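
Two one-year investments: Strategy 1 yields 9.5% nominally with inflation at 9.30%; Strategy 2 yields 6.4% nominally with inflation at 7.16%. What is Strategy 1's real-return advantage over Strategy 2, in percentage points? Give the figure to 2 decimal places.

0.89

Strategy 1 real return: 1.095/1.0930 − 1 = 0.183%.
Strategy 2 real return: 1.064/1.0716 − 1 = -0.709%.
Difference: 0.183 − (-0.709) = 0.892 pp.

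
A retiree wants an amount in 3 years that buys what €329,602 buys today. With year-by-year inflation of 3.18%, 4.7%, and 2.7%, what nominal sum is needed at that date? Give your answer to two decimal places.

€365,681.08

Cumulative price-level factor: 1.0318 × 1.047 × 1.027 = 1.1094625542.
Multiplying €329,602 by the price-level factor gives the future nominal sum.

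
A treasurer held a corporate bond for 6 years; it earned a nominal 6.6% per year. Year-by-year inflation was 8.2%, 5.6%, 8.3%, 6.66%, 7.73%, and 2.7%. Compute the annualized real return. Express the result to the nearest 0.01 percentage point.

0.08%

Cumulative inflation factor: 1.082 × 1.056 × 1.083 × 1.0666 × 1.0773 × 1.027 ≈ 1.46025.
Nominal growth factor: 1.46738. Real growth factor = 1.46738 / 1.46025 ≈ 1.00488.
Annualized: 1.00488^(1/6) − 1 ≈ 0.00081.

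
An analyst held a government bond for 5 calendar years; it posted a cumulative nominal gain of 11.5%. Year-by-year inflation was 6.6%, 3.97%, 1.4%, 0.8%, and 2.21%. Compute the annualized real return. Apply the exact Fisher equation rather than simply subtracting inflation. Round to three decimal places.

Cumulative inflation factor: 1.066 × 1.0397 × 1.014 × 1.008 × 1.0221 ≈ 1.15786.
Nominal growth factor: 1.11500. Real growth factor = 1.11500 / 1.15786 ≈ 0.96298.
Annualized: 0.96298^(1/5) − 1 ≈ -0.00752.

-0.752%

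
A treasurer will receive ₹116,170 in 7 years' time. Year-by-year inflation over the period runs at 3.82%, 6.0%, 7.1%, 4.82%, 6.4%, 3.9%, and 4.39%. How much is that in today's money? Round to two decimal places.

Price-level factor over 7 years: 1.0382 × 1.060 × 1.071 × 1.0482 × 1.064 × 1.039 × 1.0439 ≈ 1.4257277054.
Purchasing power today: ₹116,170 divided by that factor.

₹81,481.20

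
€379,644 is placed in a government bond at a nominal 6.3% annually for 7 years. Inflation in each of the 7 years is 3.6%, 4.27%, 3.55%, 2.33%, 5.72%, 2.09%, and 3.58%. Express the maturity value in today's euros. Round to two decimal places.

€455,009.98

Nominal value at maturity: €379,644 × (1 + 6.3%)^7 ≈ €582,249.86.
Price-level factor over 7 years: 1.036 × 1.0427 × 1.0355 × 1.0233 × 1.0572 × 1.0209 × 1.0358 ≈ 1.2796419568.
Dividing the nominal maturity value by the price-level factor gives the value in today's money.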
========
Exercise ::
Copy each line of the entries exactly.

Task answer ::
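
Two one-year investments: Strategy 1 yields 9.5% nominally with inflation at 9.30%; Strategy 2 yields 6.4% nominally with inflation at 7.16%. What is Strategy 1's real-return advantage over Strategy 2, in percentage points? Give the figure to 2 decimal places.

0.89

Strategy 1 real return: 1.095/1.0930 − 1 = 0.183%.
Strategy 2 real return: 1.064/1.0716 − 1 = -0.709%.
Difference: 0.183 − (-0.709) = 0.892 pp.

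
A retiree wants an amount in 3 years that buys what €329,602 buys today. With year-by-year inflation of 3.18%, 4.7%, and 2.7%, what nominal sum is needed at that date? Give your answer to two decimal places.

€365,681.08

Cumulative price-level factor: 1.0318 × 1.047 × 1.027 = 1.1094625542.
Multiplying €329,602 by the price-level factor gives the future nominal sum.

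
A treasurer held a corporate bond for 6 years; it earned a nominal 6.6% per year. Year-by-year inflation was 8.2%, 5.6%, 8.3%, 6.66%, 7.73%, and 2.7%. Compute the annualized real return. Express the result to the nearest 0.01 percentage point.

0.08%

Cumulative inflation factor: 1.082 × 1.056 × 1.083 × 1.0666 × 1.0773 × 1.027 ≈ 1.46025.
Nominal growth factor: 1.46738. Real growth factor = 1.46738 / 1.46025 ≈ 1.00488.
Annualized: 1.00488^(1/6) − 1 ≈ 0.00081.

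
An analyst held a government bond for 5 calendar years; it posted a cumulative nominal gain of 11.5%. Year-by-year inflation was 6.6%, 3.97%, 1.4%, 0.8%, and 2.21%. Compute the annualized real return. Apply the exact Fisher equation rather than simply subtracting inflation. Round to three decimal places.

Cumulative inflation factor: 1.066 × 1.0397 × 1.014 × 1.008 × 1.0221 ≈ 1.15786.
Nominal growth factor: 1.11500. Real growth factor = 1.11500 / 1.15786 ≈ 0.96298.
Annualized: 0.96298^(1/5) − 1 ≈ -0.00752.

-0.752%

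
A treasurer will receive ₹116,170 in 7 years' time. Year-by-year inflation over the period runs at 3.82%, 6.0%, 7.1%, 4.82%, 6.4%, 3.9%, and 4.39%. How much is that in today's money? Round to two decimal places.

Price-level factor over 7 years: 1.0382 × 1.060 × 1.071 × 1.0482 × 1.064 × 1.039 × 1.0439 ≈ 1.4257277054.
Purchasing power today: ₹116,170 divided by that factor.

₹81,481.20

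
€379,644 is placed in a government bond at a nominal 6.3% annually for 7 years. Inflation in each of the 7 years is 3.6%, 4.27%, 3.55%, 2.33%, 5.72%, 2.09%, and 3.58%. Express the maturity value in today's euros. Round to two decimal places.

€455,009.98

Nominal value at maturity: €379,644 × (1 + 6.3%)^7 ≈ €582,249.86.
Price-level factor over 7 years: 1.036 × 1.0427 × 1.0355 × 1.0233 × 1.0572 × 1.0209 × 1.0358 ≈ 1.2796419568.
Dividing the nominal maturity value by the price-level factor gives the value in today's money.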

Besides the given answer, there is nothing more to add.